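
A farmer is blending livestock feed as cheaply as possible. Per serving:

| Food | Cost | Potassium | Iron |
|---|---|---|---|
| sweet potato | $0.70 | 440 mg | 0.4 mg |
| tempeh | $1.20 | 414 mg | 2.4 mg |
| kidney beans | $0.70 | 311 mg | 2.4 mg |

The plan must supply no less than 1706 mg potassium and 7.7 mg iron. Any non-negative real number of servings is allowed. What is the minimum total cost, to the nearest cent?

Two binding constraints pin down two serving amounts, so the optimal mix uses at most two foods. The candidates are each food alone (scaled to the tighter of potassium/iron) and each pair with both constraints tight.
sweet potato only: max(1706/440, 7.7/0.4) = 19.25 servings → $13.47.
tempeh only: max(1706/414, 7.7/2.4) = 4.121 servings → $4.94.
kidney beans only: max(1706/311, 7.7/2.4) = 5.486 servings → $3.84.
sweet potato + tempeh with both tight: 1.018 servings and 3.039 servings → $4.36.
sweet potato + kidney beans with both tight: 1.824 servings and 2.904 servings → $3.31.
tempeh + kidney beans: the both-tight solution has a negative serving — not a feasible corner.
So the least-cost plan costs $3.31.

$3.31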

# # # # #

### PROBLEM TO WORK ON
I would like you to return every entry exactly, with nothing changed.

### ANSWER AREA
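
A farmer is blending livestock feed as cheaply as possible. Per serving:

| Food | Cost | Potassium | Iron |
|---|---|---|---|
| sweet potato | $0.70 | 440 mg | 0.4 mg |
| tempeh | $1.20 | 414 mg | 2.4 mg |
| kidney beans | $0.70 | 311 mg | 2.4 mg |

The plan must supply no less than 1706 mg potassium and 7.7 mg iron. Any non-negative real number of servings is allowed. What is the minimum total cost, to the nearest cent?

Two binding constraints pin down two serving amounts, so the optimal mix uses at most two foods. The candidates are each food alone (scaled to the tighter of potassium/iron) and each pair with both constraints tight.
sweet potato only: max(1706/440, 7.7/0.4) = 19.25 servings → $13.47.
tempeh only: max(1706/414, 7.7/2.4) = 4.121 servings → $4.94.
kidney beans only: max(1706/311, 7.7/2.4) = 5.486 servings → $3.84.
sweet potato + tempeh with both tight: 1.018 servings and 3.039 servings → $4.36.
sweet potato + kidney beans with both tight: 1.824 servings and 2.904 servings → $3.31.
tempeh + kidney beans: the both-tight solution has a negative serving — not a feasible corner.
So the least-cost plan costs $3.31.

$3.31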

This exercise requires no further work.